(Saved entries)
════

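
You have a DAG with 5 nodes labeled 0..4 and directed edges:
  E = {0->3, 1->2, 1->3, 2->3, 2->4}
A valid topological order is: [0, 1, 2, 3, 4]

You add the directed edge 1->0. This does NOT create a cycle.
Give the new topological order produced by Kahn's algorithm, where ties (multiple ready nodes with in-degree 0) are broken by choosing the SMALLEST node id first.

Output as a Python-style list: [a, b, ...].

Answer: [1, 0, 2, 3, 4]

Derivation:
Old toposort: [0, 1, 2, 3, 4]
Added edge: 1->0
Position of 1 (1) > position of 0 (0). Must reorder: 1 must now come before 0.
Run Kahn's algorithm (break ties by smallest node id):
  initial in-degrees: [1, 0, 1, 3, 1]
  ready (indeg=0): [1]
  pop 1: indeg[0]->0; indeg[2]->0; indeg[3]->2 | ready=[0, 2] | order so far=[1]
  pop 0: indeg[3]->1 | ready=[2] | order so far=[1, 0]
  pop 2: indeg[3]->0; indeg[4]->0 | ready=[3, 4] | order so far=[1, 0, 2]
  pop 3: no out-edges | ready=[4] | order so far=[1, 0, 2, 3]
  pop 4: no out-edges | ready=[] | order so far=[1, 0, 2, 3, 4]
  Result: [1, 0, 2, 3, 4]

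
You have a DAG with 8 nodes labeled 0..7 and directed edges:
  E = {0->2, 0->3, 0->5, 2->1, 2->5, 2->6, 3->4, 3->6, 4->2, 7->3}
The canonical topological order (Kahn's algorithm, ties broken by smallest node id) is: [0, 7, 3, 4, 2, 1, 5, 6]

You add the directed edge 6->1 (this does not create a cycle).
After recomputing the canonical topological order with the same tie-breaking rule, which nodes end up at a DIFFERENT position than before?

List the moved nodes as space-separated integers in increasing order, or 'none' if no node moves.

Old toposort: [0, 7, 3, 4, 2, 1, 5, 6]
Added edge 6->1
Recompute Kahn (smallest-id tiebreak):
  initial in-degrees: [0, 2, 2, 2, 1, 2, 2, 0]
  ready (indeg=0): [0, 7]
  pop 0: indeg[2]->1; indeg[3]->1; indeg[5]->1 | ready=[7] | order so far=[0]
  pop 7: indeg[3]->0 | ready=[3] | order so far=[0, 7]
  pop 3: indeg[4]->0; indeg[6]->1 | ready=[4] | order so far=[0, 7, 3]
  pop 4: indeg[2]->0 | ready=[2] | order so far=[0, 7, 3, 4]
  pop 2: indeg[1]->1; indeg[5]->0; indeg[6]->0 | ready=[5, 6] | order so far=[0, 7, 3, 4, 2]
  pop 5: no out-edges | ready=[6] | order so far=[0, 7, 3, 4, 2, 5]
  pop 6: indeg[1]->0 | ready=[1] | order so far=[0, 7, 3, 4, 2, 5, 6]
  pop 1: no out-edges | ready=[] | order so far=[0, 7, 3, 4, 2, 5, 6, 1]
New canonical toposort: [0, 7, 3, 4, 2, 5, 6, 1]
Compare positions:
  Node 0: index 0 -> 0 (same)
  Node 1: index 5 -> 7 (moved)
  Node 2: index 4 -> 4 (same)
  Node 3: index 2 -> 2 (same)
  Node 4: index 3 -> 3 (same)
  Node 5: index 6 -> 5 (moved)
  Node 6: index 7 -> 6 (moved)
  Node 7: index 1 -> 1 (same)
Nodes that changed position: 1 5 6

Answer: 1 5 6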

════

→ **Required action**
Using the records above, copy every line that has the word "broken" in it.

→ **Answer below**
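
Give the new topological order produced by Kahn's algorithm, where ties (multiple ready nodes with in-degree 0) are broken by choosing the SMALLEST node id first.
The canonical topological order (Kahn's algorithm, ties broken by smallest node id) is: [0, 7, 3, 4, 2, 1, 5, 6]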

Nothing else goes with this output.